DATASET RECORDS ::
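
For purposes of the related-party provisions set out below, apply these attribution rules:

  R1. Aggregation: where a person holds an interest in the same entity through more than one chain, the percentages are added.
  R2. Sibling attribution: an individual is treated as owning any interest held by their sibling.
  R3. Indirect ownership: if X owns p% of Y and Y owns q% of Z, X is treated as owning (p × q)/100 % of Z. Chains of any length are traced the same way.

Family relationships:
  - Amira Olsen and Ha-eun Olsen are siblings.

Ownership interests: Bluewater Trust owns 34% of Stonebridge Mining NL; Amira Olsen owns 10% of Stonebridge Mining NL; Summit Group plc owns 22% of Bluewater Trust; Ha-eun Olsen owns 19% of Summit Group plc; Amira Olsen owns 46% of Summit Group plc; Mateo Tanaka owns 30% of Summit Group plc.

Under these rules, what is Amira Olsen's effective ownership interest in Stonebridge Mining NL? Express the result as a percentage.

By sibling attribution (R2), Amira Olsen is treated as also owning Ha-eun Olsen's interest in Summit Group plc, giving 46% + 19% = 65%.
Chain via Summit Group plc → Bluewater Trust (R3): 65% × 22% × 34% = 4.862% of Stonebridge Mining NL.
Direct interest in Stonebridge Mining NL: 10%.
Aggregating (R1): 4.862% + 10% = 14.862%.

14.862%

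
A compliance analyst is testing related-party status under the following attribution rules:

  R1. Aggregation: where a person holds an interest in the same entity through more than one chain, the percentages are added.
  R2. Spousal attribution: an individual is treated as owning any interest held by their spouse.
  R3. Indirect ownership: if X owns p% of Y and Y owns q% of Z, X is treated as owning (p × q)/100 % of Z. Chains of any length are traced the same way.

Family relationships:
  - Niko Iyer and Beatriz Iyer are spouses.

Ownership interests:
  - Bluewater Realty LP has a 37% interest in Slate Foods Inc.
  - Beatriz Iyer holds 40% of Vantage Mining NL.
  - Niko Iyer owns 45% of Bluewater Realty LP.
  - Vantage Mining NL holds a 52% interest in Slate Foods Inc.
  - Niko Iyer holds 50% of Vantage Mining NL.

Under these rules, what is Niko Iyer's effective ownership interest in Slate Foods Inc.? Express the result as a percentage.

By spousal attribution (R2), Niko Iyer is treated as also owning Beatriz Iyer's interest in Vantage Mining NL, giving 50% + 40% = 90%.
Chain via Vantage Mining NL (R3): 90% × 52% = 46.8% of Slate Foods Inc.
Chain via Bluewater Realty LP (R3): 45% × 37% = 16.65% of Slate Foods Inc.
Aggregating (R1): 46.8% + 16.65% = 63.45%.

63.45%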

YOUR GOAL :: Set out, exactly as written, the lines from the line with "- Niko Iyer and Beatriz Iyer are spouses." to the last line of the records, inclusive, and only those lines.

YOUR SOLUTION ::
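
  - Niko Iyer and Beatriz Iyer are spouses.

Ownership interests:
  - Bluewater Realty LP has a 37% interest in Slate Foods Inc.
  - Beatriz Iyer holds 40% of Vantage Mining NL.
  - Niko Iyer owns 45% of Bluewater Realty LP.
  - Vantage Mining NL holds a 52% interest in Slate Foods Inc.
  - Niko Iyer holds 50% of Vantage Mining NL.

Under these rules, what is Niko Iyer's effective ownership interest in Slate Foods Inc.? Express the result as a percentage.

By spousal attribution (R2), Niko Iyer is treated as also owning Beatriz Iyer's interest in Vantage Mining NL, giving 50% + 40% = 90%.
Chain via Vantage Mining NL (R3): 90% × 52% = 46.8% of Slate Foods Inc.
Chain via Bluewater Realty LP (R3): 45% × 37% = 16.65% of Slate Foods Inc.
Aggregating (R1): 46.8% + 16.65% = 63.45%.

63.45%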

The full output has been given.